### WHAT IS EXPECTED
Output each record exactly, with nothing omitted.

### DATASET EXCERPTS
- Opening Delimiter -

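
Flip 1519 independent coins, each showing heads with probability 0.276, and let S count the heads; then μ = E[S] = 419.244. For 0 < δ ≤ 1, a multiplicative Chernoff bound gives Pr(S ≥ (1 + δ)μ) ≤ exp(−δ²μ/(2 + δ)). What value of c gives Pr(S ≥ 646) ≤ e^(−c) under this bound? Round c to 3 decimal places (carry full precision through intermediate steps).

Write 646 = (1 + δ)μ, so δ = 646/419.244 − 1 = 0.5408688…
Then the exponent is δ²μ/(2 + δ) = (646 − μ)² / (μ·(2 + δ)) = 48.269020.

48.269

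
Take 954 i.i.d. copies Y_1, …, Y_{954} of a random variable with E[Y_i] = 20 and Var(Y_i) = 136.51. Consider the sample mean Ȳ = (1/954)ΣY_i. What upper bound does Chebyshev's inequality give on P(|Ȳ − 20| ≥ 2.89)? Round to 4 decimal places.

Var(Ȳ) = Var(Y_i)/n = 136.51/954 = 0.14309.
Chebyshev: P(|Ȳ − 20| ≥ 2.89) ≤ Var(Ȳ)/(2.89)² = 136.51/(954·2.89²) = 0.0171.

0.0171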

- Closing Delimiter -

### TASK ANSWER
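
Flip 1519 independent coins, each showing heads with probability 0.276, and let S count the heads; then μ = E[S] = 419.244. For 0 < δ ≤ 1, a multiplicative Chernoff bound gives Pr(S ≥ (1 + δ)μ) ≤ exp(−δ²μ/(2 + δ)). What value of c gives Pr(S ≥ 646) ≤ e^(−c) under this bound? Round c to 3 decimal places (carry full precision through intermediate steps).

Write 646 = (1 + δ)μ, so δ = 646/419.244 − 1 = 0.5408688…
Then the exponent is δ²μ/(2 + δ) = (646 − μ)² / (μ·(2 + δ)) = 48.269020.

48.269

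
Take 954 i.i.d. copies Y_1, …, Y_{954} of a random variable with E[Y_i] = 20 and Var(Y_i) = 136.51. Consider the sample mean Ȳ = (1/954)ΣY_i. What upper bound does Chebyshev's inequality give on P(|Ȳ − 20| ≥ 2.89)? Round to 4 decimal places.

Var(Ȳ) = Var(Y_i)/n = 136.51/954 = 0.14309.
Chebyshev: P(|Ȳ − 20| ≥ 2.89) ≤ Var(Ȳ)/(2.89)² = 136.51/(954·2.89²) = 0.0171.

0.0171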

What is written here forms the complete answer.